(Collected data)
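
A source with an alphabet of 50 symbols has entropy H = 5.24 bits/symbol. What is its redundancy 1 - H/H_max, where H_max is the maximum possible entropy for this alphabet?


H_max = log2(K) = log2(50) = 5.6439 bits/symbol. Redundancy = 1 - H/H_max = 1 - 5.24/5.6439 = 1 - 0.9284 = 0.0716

0.0716


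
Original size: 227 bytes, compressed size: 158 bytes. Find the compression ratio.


Ratio = original / compressed = 227 / 158 = 1.4367

1.4367


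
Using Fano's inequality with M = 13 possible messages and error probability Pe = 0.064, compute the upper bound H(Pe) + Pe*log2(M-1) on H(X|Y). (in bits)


H(Pe) = -Pe*log2(Pe) - (1-Pe)*log2(1-Pe) = -0.064*log2(0.064) - 0.936*log2(0.936) = 0.253810 + 0.089313 = 0.3431. Pe*log2(M-1) = 0.064*log2(12) = 0.229438. Bound = H(Pe) + Pe*log2(M-1) = 0.253810 + 0.089313 + 0.229438 = 0.5726

0.5726 bits


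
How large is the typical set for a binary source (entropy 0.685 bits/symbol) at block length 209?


log2|A_typical| = nH = 209 * 0.685 = 143.165, so |A_typical| ~ 2^143.165 = 1.250e+43

1.250e+43


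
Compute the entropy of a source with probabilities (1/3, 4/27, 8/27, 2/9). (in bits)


H = -sum(p_i * log2(p_i)). Terms: -(1/3)*log2(1/3) = 0.528321; -(4/27)*log2(4/27) = 0.408131; -(8/27)*log2(8/27) = 0.519967; -(2/9)*log2(2/9) = 0.482206. H = 0.528321 + 0.408131 + 0.519967 + 0.482206 = 1.9386

1.9386 bits


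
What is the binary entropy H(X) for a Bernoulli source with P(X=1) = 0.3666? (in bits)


H = -p*log2(p) - (1-p)*log2(1-p). -0.3666*log2(0.3666) = 0.530735; -0.6334*log2(0.6334) = 0.417291. H = 0.530735 + 0.417291 = 0.948

0.948 bits


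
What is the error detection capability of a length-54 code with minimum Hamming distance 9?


Detection capability = d_min - 1 = 9 - 1 = 8

8 errors


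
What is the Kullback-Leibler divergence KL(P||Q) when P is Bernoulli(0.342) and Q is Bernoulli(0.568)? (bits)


KL = p*log2(p/q) + (1-p)*log2((1-p)/(1-q)) = 0.342*log2(0.342/0.568) + 0.658*log2(0.658/0.432) = 0.1491

0.1491 bits


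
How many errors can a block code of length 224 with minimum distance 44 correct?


Correction capability = floor((d-1)/2) = floor((44-1)/2) = 21

21 errors


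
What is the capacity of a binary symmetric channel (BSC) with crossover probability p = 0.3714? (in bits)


H(p) = -p*log2(p) - (1-p)*log2(1-p) = -0.3714*log2(0.3714) - 0.6286*log2(0.6286) = 0.530714 + 0.421027 = 0.9517. C = 1 - H(p) = 1 - 0.9517 = 0.0483

0.0483 bits


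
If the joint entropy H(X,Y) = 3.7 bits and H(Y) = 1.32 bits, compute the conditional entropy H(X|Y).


H(X|Y) = H(X,Y) - H(Y) = 3.7 - 1.32 = 2.38

2.38 bits


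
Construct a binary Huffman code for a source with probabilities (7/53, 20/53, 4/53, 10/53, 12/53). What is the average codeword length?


Huffman construction (repeatedly merge the two least-probable nodes; each merge adds 1 bit to every symbol beneath it): 4/53 + 7/53 = 11/53; 10/53 + 11/53 = 21/53; 12/53 + 20/53 = 32/53; 21/53 + 32/53 = 1. Resulting codeword lengths (in the order the probabilities were given): (3, 2, 3, 2, 2). L_avg = sum(p_i * l_i) = 7/53*3 + 20/53*2 + 4/53*3 + 10/53*2 + 12/53*2 = 117/53 = 2.2075

2.2075 bits


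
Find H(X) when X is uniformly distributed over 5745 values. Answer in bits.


H = log2(n) = log2(5745) = 12.4881

12.4881 bits


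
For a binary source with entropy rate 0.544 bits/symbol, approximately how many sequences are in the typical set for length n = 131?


log2|A_typical| = nH = 131 * 0.544 = 71.264, so |A_typical| ~ 2^71.264 = 2.835e+21

2.835e+21


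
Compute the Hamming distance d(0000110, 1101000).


Count differing positions: ^ ^ . ^ ^ ^ . = 5 differences

5


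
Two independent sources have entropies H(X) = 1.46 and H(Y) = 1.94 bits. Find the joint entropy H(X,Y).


For independent variables, H(X,Y) = H(X) + H(Y) = 1.46 + 1.94 = 3.4

3.4 bits


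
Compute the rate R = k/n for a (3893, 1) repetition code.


Rate = k/n = 1/3893

1/3893


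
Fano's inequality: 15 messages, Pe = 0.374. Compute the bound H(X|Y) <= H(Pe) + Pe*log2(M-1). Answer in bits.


H(Pe) = -Pe*log2(Pe) - (1-Pe)*log2(1-Pe) = -0.374*log2(0.374) - 0.626*log2(0.626) = 0.530665 + 0.423029 = 0.9537. Pe*log2(M-1) = 0.374*log2(14) = 1.423951. Bound = H(Pe) + Pe*log2(M-1) = 0.530665 + 0.423029 + 1.423951 = 2.3776

2.3776 bits


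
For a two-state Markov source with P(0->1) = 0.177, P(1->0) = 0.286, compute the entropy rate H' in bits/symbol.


Stationary distribution: pi_0 = p10/(p01+p10) = 0.6177, pi_1 = 0.3823. Entropy rate H' = pi_0*H(p01) + pi_1*H(p10) = 0.6177*0.6735 + 0.3823*0.8635 = 0.7461

0.7461 bits/symbol


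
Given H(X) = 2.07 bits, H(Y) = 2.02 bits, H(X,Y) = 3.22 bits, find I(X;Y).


I(X;Y) = H(X) + H(Y) - H(X,Y) = 2.07 + 2.02 - 3.22 = 0.87

0.87 bits


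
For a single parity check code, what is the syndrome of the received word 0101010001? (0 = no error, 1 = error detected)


Syndrome = XOR of all bits = 0 XOR 1 XOR 0 XOR 1 XOR 0 XOR 1 XOR 0 XOR 0 XOR 0 XOR 1 = 0

0


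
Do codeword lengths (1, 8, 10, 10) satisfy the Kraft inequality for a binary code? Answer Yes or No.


Kraft sum = sum(2^(-l_i)) = 0.5059, need <= 1. Result: satisfied (a binary prefix-free code with these lengths exists)

Yes


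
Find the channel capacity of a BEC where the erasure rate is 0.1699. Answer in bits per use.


C = 1 - epsilon = 1 - 0.1699 = 0.8301

0.8301 bits


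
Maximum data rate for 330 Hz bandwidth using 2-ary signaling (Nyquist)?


Rate = 2 * B * log2(M) = 2 * 330 * 1.0 = 660.0

660.0 bps


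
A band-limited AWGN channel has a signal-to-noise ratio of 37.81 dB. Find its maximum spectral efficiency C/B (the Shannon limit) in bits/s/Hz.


SNR_linear = 10^(37.81/10) = 6039.4863; C/B = log2(1 + SNR_linear) = log2(1 + 6039.4863) = 12.5604

12.5604 bits/s/Hz


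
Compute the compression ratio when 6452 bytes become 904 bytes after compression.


Ratio = original / compressed = 6452 / 904 = 7.1372

7.1372


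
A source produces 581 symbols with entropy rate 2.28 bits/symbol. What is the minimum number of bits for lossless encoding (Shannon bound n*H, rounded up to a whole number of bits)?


Minimum bits >= n * H = 581 * 2.28 = 1324.68, rounded up to a whole number of bits = 1325

1325 bits


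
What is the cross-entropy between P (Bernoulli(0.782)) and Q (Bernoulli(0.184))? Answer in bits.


H(P,Q) = -p*log2(q) - (1-p)*log2(1-q). -0.782*log2(0.184) = 1.909818; -0.218*log2(0.816) = 0.063952. H(P,Q) = 1.909818 + 0.063952 = 1.9738

1.9738 bits


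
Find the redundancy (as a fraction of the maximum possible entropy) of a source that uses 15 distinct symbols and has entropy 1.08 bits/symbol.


H_max = log2(K) = log2(15) = 3.9069 bits/symbol. Redundancy = 1 - H/H_max = 1 - 1.08/3.9069 = 1 - 0.2764 = 0.7236

0.7236


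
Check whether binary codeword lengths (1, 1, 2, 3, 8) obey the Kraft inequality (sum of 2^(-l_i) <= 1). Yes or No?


Kraft sum = sum(2^(-l_i)) = 1.3789, need <= 1. Result: violated (a binary prefix-free code with these lengths cannot exist)

No


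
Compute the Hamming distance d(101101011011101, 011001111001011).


Count differing positions: ^ ^ . ^ . . ^ . . . ^ . ^ ^ . = 7 differences

7


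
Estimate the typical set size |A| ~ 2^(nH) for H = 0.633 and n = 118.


log2|A_typical| = nH = 118 * 0.633 = 74.694, so |A_typical| ~ 2^74.694 = 3.056e+22

3.056e+22


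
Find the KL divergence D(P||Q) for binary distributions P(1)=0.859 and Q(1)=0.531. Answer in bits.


KL = p*log2(p/q) + (1-p)*log2((1-p)/(1-q)) = 0.859*log2(0.859/0.531) + 0.141*log2(0.141/0.469) = 0.3516

0.3516 bits


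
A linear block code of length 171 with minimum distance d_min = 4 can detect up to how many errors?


Detection capability = d_min - 1 = 4 - 1 = 3

3 errors


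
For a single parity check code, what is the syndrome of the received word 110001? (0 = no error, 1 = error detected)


Syndrome = XOR of all bits = 1 XOR 1 XOR 0 XOR 0 XOR 0 XOR 1 = 1

1


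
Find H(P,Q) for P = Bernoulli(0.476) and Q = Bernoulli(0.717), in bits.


H(P,Q) = -p*log2(q) - (1-p)*log2(1-q). -0.476*log2(0.717) = 0.228459; -0.524*log2(0.283) = 0.954270. H(P,Q) = 0.228459 + 0.954270 = 1.1827

1.1827 bits


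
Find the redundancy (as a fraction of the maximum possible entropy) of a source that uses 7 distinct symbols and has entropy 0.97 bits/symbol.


H_max = log2(K) = log2(7) = 2.8074 bits/symbol. Redundancy = 1 - H/H_max = 1 - 0.97/2.8074 = 1 - 0.3455 = 0.6545

0.6545


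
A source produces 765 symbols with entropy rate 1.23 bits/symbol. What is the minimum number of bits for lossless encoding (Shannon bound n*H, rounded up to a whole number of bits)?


Minimum bits >= n * H = 765 * 1.23 = 940.95, rounded up to a whole number of bits = 941

941 bits


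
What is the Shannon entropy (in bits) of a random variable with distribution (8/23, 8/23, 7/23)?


H = -sum(p_i * log2(p_i)). Terms: -(8/23)*log2(8/23) = 0.529935; -(8/23)*log2(8/23) = 0.529935; -(7/23)*log2(7/23) = 0.522324. H = 0.529935 + 0.529935 + 0.522324 = 1.5822

1.5822 bits


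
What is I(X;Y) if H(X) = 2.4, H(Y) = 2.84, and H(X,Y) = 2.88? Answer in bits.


I(X;Y) = H(X) + H(Y) - H(X,Y) = 2.4 + 2.84 - 2.88 = 2.36

2.36 bits


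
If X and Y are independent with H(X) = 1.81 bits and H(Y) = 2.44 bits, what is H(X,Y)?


For independent variables, H(X,Y) = H(X) + H(Y) = 1.81 + 2.44 = 4.25

4.25 bits


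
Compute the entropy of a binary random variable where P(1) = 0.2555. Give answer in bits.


H = -p*log2(p) - (1-p)*log2(1-p). -0.2555*log2(0.2555) = 0.502979; -0.7445*log2(0.7445) = 0.316901. H = 0.502979 + 0.316901 = 0.8199

0.8199 bits


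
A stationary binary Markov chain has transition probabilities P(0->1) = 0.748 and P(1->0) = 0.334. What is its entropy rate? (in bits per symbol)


Stationary distribution: pi_0 = p10/(p01+p10) = 0.3087, pi_1 = 0.6913. Entropy rate H' = pi_0*H(p01) + pi_1*H(p10) = 0.3087*0.8144 + 0.6913*0.919 = 0.8867

0.8867 bits/symbol


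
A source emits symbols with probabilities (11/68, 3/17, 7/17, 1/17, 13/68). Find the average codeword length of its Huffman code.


Huffman construction (repeatedly merge the two least-probable nodes; each merge adds 1 bit to every symbol beneath it): 1/17 + 11/68 = 15/68; 3/17 + 13/68 = 25/68; 15/68 + 25/68 = 10/17; 7/17 + 10/17 = 1. Resulting codeword lengths (in the order the probabilities were given): (3, 3, 1, 3, 3). L_avg = sum(p_i * l_i) = 11/68*3 + 3/17*3 + 7/17*1 + 1/17*3 + 13/68*3 = 37/17 = 2.1765

2.1765 bits


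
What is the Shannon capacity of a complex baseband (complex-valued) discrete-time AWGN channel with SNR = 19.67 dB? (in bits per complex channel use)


SNR_linear = 10^(19.67/10) = 92.683; C = log2(1 + SNR_linear) = log2(1 + 92.683) = 6.5497

6.5497 bits/channel use


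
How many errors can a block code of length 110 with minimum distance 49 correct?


Correction capability = floor((d-1)/2) = floor((49-1)/2) = 24

24 errors


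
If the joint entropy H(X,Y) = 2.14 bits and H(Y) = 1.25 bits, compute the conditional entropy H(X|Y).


H(X|Y) = H(X,Y) - H(Y) = 2.14 - 1.25 = 0.89

0.89 bits


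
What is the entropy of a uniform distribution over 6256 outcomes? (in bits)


H = log2(n) = log2(6256) = 12.611

12.611 bits


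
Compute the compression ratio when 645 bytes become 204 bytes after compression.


Ratio = original / compressed = 645 / 204 = 3.1618

3.1618


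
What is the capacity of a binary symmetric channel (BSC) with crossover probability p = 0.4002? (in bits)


H(p) = -p*log2(p) - (1-p)*log2(1-p) = -0.4002*log2(0.4002) - 0.5998*log2(0.5998) = 0.528747 + 0.442320 = 0.9711. C = 1 - H(p) = 1 - 0.9711 = 0.0289

0.0289 bits


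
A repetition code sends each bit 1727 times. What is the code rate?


Rate = k/n = 1/1727

1/1727


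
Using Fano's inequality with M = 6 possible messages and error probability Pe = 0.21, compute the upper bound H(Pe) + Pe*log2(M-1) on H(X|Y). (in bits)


H(Pe) = -Pe*log2(Pe) - (1-Pe)*log2(1-Pe) = -0.21*log2(0.21) - 0.79*log2(0.79) = 0.472823 + 0.268660 = 0.7415. Pe*log2(M-1) = 0.21*log2(5) = 0.487605. Bound = H(Pe) + Pe*log2(M-1) = 0.472823 + 0.268660 + 0.487605 = 1.2291

1.2291 bits


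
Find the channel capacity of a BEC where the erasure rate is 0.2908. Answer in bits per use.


C = 1 - epsilon = 1 - 0.2908 = 0.7092

0.7092 bits


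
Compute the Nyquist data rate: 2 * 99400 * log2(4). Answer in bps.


Rate = 2 * B * log2(M) = 2 * 99400 * 2.0 = 397600.0

397600.0 bps


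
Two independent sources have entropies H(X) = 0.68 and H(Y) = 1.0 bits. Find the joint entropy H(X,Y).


For independent variables, H(X,Y) = H(X) + H(Y) = 0.68 + 1.0 = 1.68

1.68 bits


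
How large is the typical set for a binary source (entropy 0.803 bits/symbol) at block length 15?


log2|A_typical| = nH = 15 * 0.803 = 12.045, so |A_typical| ~ 2^12.045 = 4.226e+03

4.226e+03


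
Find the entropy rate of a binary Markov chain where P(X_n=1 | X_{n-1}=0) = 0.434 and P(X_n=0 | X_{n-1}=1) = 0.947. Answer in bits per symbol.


Stationary distribution: pi_0 = p10/(p01+p10) = 0.6857, pi_1 = 0.3143. Entropy rate H' = pi_0*H(p01) + pi_1*H(p10) = 0.6857*0.9874 + 0.3143*0.299 = 0.7711

0.7711 bits/symbol


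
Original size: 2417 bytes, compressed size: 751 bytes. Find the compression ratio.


Ratio = original / compressed = 2417 / 751 = 3.2184

3.2184


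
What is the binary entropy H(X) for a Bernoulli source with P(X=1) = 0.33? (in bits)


H = -p*log2(p) - (1-p)*log2(1-p). -0.33*log2(0.33) = 0.527822; -0.67*log2(0.67) = 0.387104. H = 0.527822 + 0.387104 = 0.9149

0.9149 bits


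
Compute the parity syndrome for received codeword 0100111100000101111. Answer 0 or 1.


Syndrome = XOR of all bits = 0 XOR 1 XOR 0 XOR 0 XOR 1 XOR 1 XOR 1 XOR 1 XOR 0 XOR 0 XOR 0 XOR 0 XOR 0 XOR 1 XOR 0 XOR 1 XOR 1 XOR 1 XOR 1 = 0

0


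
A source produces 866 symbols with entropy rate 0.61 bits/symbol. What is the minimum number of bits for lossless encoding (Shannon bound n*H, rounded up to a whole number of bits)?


Minimum bits >= n * H = 866 * 0.61 = 528.26, rounded up to a whole number of bits = 529

529 bits


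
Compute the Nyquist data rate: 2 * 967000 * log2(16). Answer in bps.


Rate = 2 * B * log2(M) = 2 * 967000 * 4.0 = 7736000.0

7736000.0 bps


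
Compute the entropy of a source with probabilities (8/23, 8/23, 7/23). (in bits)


H = -sum(p_i * log2(p_i)). Terms: -(8/23)*log2(8/23) = 0.529935; -(8/23)*log2(8/23) = 0.529935; -(7/23)*log2(7/23) = 0.522324. H = 0.529935 + 0.529935 + 0.522324 = 1.5822

1.5822 bits


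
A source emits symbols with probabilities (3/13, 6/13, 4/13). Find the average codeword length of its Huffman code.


Huffman construction (repeatedly merge the two least-probable nodes; each merge adds 1 bit to every symbol beneath it): 3/13 + 4/13 = 7/13; 6/13 + 7/13 = 1. Resulting codeword lengths (in the order the probabilities were given): (2, 1, 2). L_avg = sum(p_i * l_i) = 3/13*2 + 6/13*1 + 4/13*2 = 20/13 = 1.5385

1.5385 bits


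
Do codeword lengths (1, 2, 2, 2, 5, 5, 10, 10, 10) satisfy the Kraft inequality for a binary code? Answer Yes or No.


Kraft sum = sum(2^(-l_i)) = 1.3154, need <= 1. Result: violated (a binary prefix-free code with these lengths cannot exist)

No


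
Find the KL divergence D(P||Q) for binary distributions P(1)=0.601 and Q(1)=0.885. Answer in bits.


KL = p*log2(p/q) + (1-p)*log2((1-p)/(1-q)) = 0.601*log2(0.601/0.885) + 0.399*log2(0.399/0.115) = 0.3806

0.3806 bits


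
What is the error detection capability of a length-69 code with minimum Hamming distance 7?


Detection capability = d_min - 1 = 7 - 1 = 6

6 errors


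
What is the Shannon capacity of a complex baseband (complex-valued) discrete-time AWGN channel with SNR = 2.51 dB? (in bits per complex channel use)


SNR_linear = 10^(2.51/10) = 1.7824; C = log2(1 + SNR_linear) = log2(1 + 1.7824) = 1.4763

1.4763 bits/channel use


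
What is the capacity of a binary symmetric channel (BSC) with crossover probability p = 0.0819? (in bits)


H(p) = -p*log2(p) - (1-p)*log2(1-p) = -0.0819*log2(0.0819) - 0.9181*log2(0.9181) = 0.295658 + 0.113180 = 0.4088. C = 1 - H(p) = 1 - 0.4088 = 0.5912

0.5912 bits


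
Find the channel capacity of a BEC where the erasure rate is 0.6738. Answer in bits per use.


C = 1 - epsilon = 1 - 0.6738 = 0.3262

0.3262 bits


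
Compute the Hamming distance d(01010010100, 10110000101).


Count differing positions: ^ ^ ^ . . . ^ . . . ^ = 5 differences

5


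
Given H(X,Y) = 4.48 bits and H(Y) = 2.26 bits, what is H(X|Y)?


H(X|Y) = H(X,Y) - H(Y) = 4.48 - 2.26 = 2.22

2.22 bits


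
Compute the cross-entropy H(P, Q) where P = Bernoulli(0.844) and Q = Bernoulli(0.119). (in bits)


H(P,Q) = -p*log2(q) - (1-p)*log2(1-q). -0.844*log2(0.119) = 2.591896; -0.156*log2(0.881) = 0.028515. H(P,Q) = 2.591896 + 0.028515 = 2.6204

2.6204 bits


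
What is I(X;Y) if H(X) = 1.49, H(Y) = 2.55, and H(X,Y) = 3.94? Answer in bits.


I(X;Y) = H(X) + H(Y) - H(X,Y) = 1.49 + 2.55 - 3.94 = 0.1

0.1 bits


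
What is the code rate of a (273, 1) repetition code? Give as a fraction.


Rate = k/n = 1/273

1/273


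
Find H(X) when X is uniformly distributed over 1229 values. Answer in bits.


H = log2(n) = log2(1229) = 10.2633

10.2633 bits


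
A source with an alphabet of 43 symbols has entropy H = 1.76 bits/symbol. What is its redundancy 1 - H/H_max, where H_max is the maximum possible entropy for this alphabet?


H_max = log2(K) = log2(43) = 5.4263 bits/symbol. Redundancy = 1 - H/H_max = 1 - 1.76/5.4263 = 1 - 0.3243 = 0.6757

0.6757


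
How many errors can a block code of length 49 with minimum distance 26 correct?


Correction capability = floor((d-1)/2) = floor((26-1)/2) = 12

12 errors


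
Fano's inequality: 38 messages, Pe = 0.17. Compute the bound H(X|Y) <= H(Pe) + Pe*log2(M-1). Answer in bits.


H(Pe) = -Pe*log2(Pe) - (1-Pe)*log2(1-Pe) = -0.17*log2(0.17) - 0.83*log2(0.83) = 0.434587 + 0.223118 = 0.6577. Pe*log2(M-1) = 0.17*log2(37) = 0.885607. Bound = H(Pe) + Pe*log2(M-1) = 0.434587 + 0.223118 + 0.885607 = 1.5433

1.5433 bits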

Work to complete →
Set down exactly the lines that begin with the one containing "Find H(X) when X is uniformly distributed over 1229" and end with the last line above, and no others.

Solution to this task →
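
Find H(X) when X is uniformly distributed over 1229 values. Answer in bits.


H = log2(n) = log2(1229) = 10.2633

10.2633 bits


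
A source with an alphabet of 43 symbols has entropy H = 1.76 bits/symbol. What is its redundancy 1 - H/H_max, where H_max is the maximum possible entropy for this alphabet?


H_max = log2(K) = log2(43) = 5.4263 bits/symbol. Redundancy = 1 - H/H_max = 1 - 1.76/5.4263 = 1 - 0.3243 = 0.6757

0.6757


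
How many errors can a block code of length 49 with minimum distance 26 correct?


Correction capability = floor((d-1)/2) = floor((26-1)/2) = 12

12 errors


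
Fano's inequality: 38 messages, Pe = 0.17. Compute the bound H(X|Y) <= H(Pe) + Pe*log2(M-1). Answer in bits.


H(Pe) = -Pe*log2(Pe) - (1-Pe)*log2(1-Pe) = -0.17*log2(0.17) - 0.83*log2(0.83) = 0.434587 + 0.223118 = 0.6577. Pe*log2(M-1) = 0.17*log2(37) = 0.885607. Bound = H(Pe) + Pe*log2(M-1) = 0.434587 + 0.223118 + 0.885607 = 1.5433

1.5433 bits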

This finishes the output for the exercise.